The result should be the lines from the one holding "Let g = (q(8)" to the final line of the records, retyped exactly.

--- SUPPLIED DATA Enclosed Below ---

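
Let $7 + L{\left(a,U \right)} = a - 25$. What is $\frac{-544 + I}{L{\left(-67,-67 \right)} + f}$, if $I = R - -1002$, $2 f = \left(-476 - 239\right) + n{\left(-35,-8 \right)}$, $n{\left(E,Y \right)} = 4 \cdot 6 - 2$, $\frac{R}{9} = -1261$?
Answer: $\frac{21782}{891} \approx 24.447$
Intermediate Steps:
$R = -11349$ ($R = 9 \left(-1261\right) = -11349$)
$n{\left(E,Y \right)} = 22$ ($n{\left(E,Y \right)} = 24 - 2 = 22$)
$f = - \frac{693}{2}$ ($f = \frac{\left(-476 - 239\right) + 22}{2} = \frac{-715 + 22}{2} = \frac{1}{2} \left(-693\right) = - \frac{693}{2} \approx -346.5$)
$I = -10347$ ($I = -11349 - -1002 = -11349 + 1002 = -10347$)
$L{\left(a,U \right)} = -32 + a$ ($L{\left(a,U \right)} = -7 + \left(a - 25\right) = -7 + \left(-25 + a\right) = -32 + a$)
$\frac{-544 + I}{L{\left(-67,-67 \right)} + f} = \frac{-544 - 10347}{\left(-32 - 67\right) - \frac{693}{2}} = - \frac{10891}{-99 - \frac{693}{2}} = - \frac{10891}{- \frac{891}{2}} = \left(-10891\right) \left(- \frac{2}{891}\right) = \frac{21782}{891}$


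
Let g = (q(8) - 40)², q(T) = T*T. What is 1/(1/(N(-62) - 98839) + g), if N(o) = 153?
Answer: 98686/56843135 ≈ 0.0017361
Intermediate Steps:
q(T) = T²
g = 576 (g = (8² - 40)² = (64 - 40)² = 24² = 576)
1/(1/(N(-62) - 98839) + g) = 1/(1/(153 - 98839) + 576) = 1/(1/(-98686) + 576) = 1/(-1/98686 + 576) = 1/(56843135/98686) = 98686/56843135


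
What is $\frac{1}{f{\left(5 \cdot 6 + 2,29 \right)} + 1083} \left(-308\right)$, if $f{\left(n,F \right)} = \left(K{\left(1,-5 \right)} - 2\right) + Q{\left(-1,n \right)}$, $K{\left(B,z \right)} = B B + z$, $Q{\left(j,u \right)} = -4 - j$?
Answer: $- \frac{154}{537} \approx -0.28678$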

--- End of Enclosed SUPPLIED DATA ---

WORKED SOLUTION:
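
Let g = (q(8) - 40)², q(T) = T*T. What is 1/(1/(N(-62) - 98839) + g), if N(o) = 153?
Answer: 98686/56843135 ≈ 0.0017361
Intermediate Steps:
q(T) = T²
g = 576 (g = (8² - 40)² = (64 - 40)² = 24² = 576)
1/(1/(N(-62) - 98839) + g) = 1/(1/(153 - 98839) + 576) = 1/(1/(-98686) + 576) = 1/(-1/98686 + 576) = 1/(56843135/98686) = 98686/56843135


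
What is $\frac{1}{f{\left(5 \cdot 6 + 2,29 \right)} + 1083} \left(-308\right)$, if $f{\left(n,F \right)} = \left(K{\left(1,-5 \right)} - 2\right) + Q{\left(-1,n \right)}$, $K{\left(B,z \right)} = B B + z$, $Q{\left(j,u \right)} = -4 - j$?
Answer: $- \frac{154}{537} \approx -0.28678$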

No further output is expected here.